Stored data
◆ ◆ ◆ ◆ ◆

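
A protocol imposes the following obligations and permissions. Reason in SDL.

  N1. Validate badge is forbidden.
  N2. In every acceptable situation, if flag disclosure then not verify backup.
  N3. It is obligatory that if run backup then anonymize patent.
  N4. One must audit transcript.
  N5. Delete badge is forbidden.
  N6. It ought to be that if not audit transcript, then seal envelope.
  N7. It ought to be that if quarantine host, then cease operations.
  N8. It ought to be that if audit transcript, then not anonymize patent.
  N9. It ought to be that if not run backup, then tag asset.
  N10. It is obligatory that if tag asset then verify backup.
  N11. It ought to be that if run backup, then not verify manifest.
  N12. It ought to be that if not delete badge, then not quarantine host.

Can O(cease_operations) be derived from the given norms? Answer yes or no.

Premise 7 is O(quarantine_host → cease_operations), but O(quarantine_host) is not derivable from the premises, so it does not yield O(cease_operations).
No other premise forces O(cease_operations). An ideal world satisfying every premise can still have cease_operations false, so O(cease_operations) is not derivable.

No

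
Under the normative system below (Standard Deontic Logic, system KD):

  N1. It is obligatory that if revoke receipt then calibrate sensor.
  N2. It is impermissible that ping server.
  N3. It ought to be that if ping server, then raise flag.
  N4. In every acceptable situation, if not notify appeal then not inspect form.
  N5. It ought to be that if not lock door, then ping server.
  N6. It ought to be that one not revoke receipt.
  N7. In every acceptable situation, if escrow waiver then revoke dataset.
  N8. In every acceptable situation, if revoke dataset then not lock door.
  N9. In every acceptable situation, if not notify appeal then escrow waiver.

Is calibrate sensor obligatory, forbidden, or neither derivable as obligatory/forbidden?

Premise 1 is O(revoke_receipt → calibrate_sensor), but O(revoke_receipt) is not derivable from the premises, so it does not yield O(calibrate_sensor).
No premise or chain of K-axiom applications forces O(calibrate_sensor), and none forces O(¬calibrate_sensor). So calibrate_sensor is neither obligatory nor forbidden under these norms.

Neither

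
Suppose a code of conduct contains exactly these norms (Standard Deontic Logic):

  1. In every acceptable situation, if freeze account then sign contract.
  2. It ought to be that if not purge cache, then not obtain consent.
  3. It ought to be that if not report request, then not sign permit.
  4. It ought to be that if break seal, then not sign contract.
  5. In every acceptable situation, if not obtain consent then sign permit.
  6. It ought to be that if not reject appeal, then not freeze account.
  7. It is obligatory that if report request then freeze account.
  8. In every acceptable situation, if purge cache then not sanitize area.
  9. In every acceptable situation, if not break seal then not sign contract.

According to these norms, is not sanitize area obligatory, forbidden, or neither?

Premises 4 and 9 are O(break_seal → ¬sign_contract) and O(¬break_seal → ¬sign_contract); every ideal world satisfies break_seal or ¬break_seal, so in either case ¬sign_contract holds — hence O(¬sign_contract).
Premise 1 is O(freeze_account → sign_contract); contrapositively O(¬sign_contract → ¬freeze_account). Since O(¬sign_contract) holds, K gives O(¬freeze_account).
The contrapositive of premise 7 (O(report_request → freeze_account)) is O(¬freeze_account → ¬report_request), and O(¬freeze_account) is already established, so O(¬report_request).
From O(¬report_request) and premise 3, O(¬report_request → ¬sign_permit), we obtain O(¬sign_permit).
Premise 5, O(¬obtain_consent → sign_permit), contraposes to O(¬sign_permit → obtain_consent); with O(¬sign_permit) we get O(obtain_consent).
The contrapositive of premise 2 (O(¬purge_cache → ¬obtain_consent)) is O(obtain_consent → purge_cache), and O(obtain_consent) is already established, so O(purge_cache).
From O(purge_cache) and premise 8, O(purge_cache → ¬sanitize_area), we obtain O(¬sanitize_area).
Premise 6 does not contribute to this derivation.
Hence ¬sanitize_area is obligatory.

Obligatory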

◆ ◆ ◆ ◆ ◆

**To do**
Please return every line of the data, unaltered.

**Response**
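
A protocol imposes the following obligations and permissions. Reason in SDL.

  N1. Validate badge is forbidden.
  N2. In every acceptable situation, if flag disclosure then not verify backup.
  N3. It is obligatory that if run backup then anonymize patent.
  N4. One must audit transcript.
  N5. Delete badge is forbidden.
  N6. It ought to be that if not audit transcript, then seal envelope.
  N7. It ought to be that if quarantine host, then cease operations.
  N8. It ought to be that if audit transcript, then not anonymize patent.
  N9. It ought to be that if not run backup, then tag asset.
  N10. It is obligatory that if tag asset then verify backup.
  N11. It ought to be that if run backup, then not verify manifest.
  N12. It ought to be that if not delete badge, then not quarantine host.

Can O(cease_operations) be derived from the given norms? Answer yes or no.

Premise 7 is O(quarantine_host → cease_operations), but O(quarantine_host) is not derivable from the premises, so it does not yield O(cease_operations).
No other premise forces O(cease_operations). An ideal world satisfying every premise can still have cease_operations false, so O(cease_operations) is not derivable.

No

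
Under the normative system below (Standard Deontic Logic, system KD):

  N1. It is obligatory that if revoke receipt then calibrate sensor.
  N2. It is impermissible that ping server.
  N3. It ought to be that if ping server, then raise flag.
  N4. In every acceptable situation, if not notify appeal then not inspect form.
  N5. It ought to be that if not lock door, then ping server.
  N6. It ought to be that one not revoke receipt.
  N7. In every acceptable situation, if escrow waiver then revoke dataset.
  N8. In every acceptable situation, if revoke dataset then not lock door.
  N9. In every acceptable situation, if not notify appeal then escrow waiver.

Is calibrate sensor obligatory, forbidden, or neither derivable as obligatory/forbidden?

Premise 1 is O(revoke_receipt → calibrate_sensor), but O(revoke_receipt) is not derivable from the premises, so it does not yield O(calibrate_sensor).
No premise or chain of K-axiom applications forces O(calibrate_sensor), and none forces O(¬calibrate_sensor). So calibrate_sensor is neither obligatory nor forbidden under these norms.

Neither

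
Suppose a code of conduct contains exactly these norms (Standard Deontic Logic):

  1. In every acceptable situation, if freeze account then sign contract.
  2. It ought to be that if not purge cache, then not obtain consent.
  3. It ought to be that if not report request, then not sign permit.
  4. It ought to be that if break seal, then not sign contract.
  5. In every acceptable situation, if not obtain consent then sign permit.
  6. It ought to be that if not reject appeal, then not freeze account.
  7. It is obligatory that if report request then freeze account.
  8. In every acceptable situation, if purge cache then not sanitize area.
  9. In every acceptable situation, if not break seal then not sign contract.

According to these norms, is not sanitize area obligatory, forbidden, or neither?

Premises 4 and 9 are O(break_seal → ¬sign_contract) and O(¬break_seal → ¬sign_contract); every ideal world satisfies break_seal or ¬break_seal, so in either case ¬sign_contract holds — hence O(¬sign_contract).
Premise 1 is O(freeze_account → sign_contract); contrapositively O(¬sign_contract → ¬freeze_account). Since O(¬sign_contract) holds, K gives O(¬freeze_account).
The contrapositive of premise 7 (O(report_request → freeze_account)) is O(¬freeze_account → ¬report_request), and O(¬freeze_account) is already established, so O(¬report_request).
From O(¬report_request) and premise 3, O(¬report_request → ¬sign_permit), we obtain O(¬sign_permit).
Premise 5, O(¬obtain_consent → sign_permit), contraposes to O(¬sign_permit → obtain_consent); with O(¬sign_permit) we get O(obtain_consent).
The contrapositive of premise 2 (O(¬purge_cache → ¬obtain_consent)) is O(obtain_consent → purge_cache), and O(obtain_consent) is already established, so O(purge_cache).
From O(purge_cache) and premise 8, O(purge_cache → ¬sanitize_area), we obtain O(¬sanitize_area).
Premise 6 does not contribute to this derivation.
Hence ¬sanitize_area is obligatory.

Obligatory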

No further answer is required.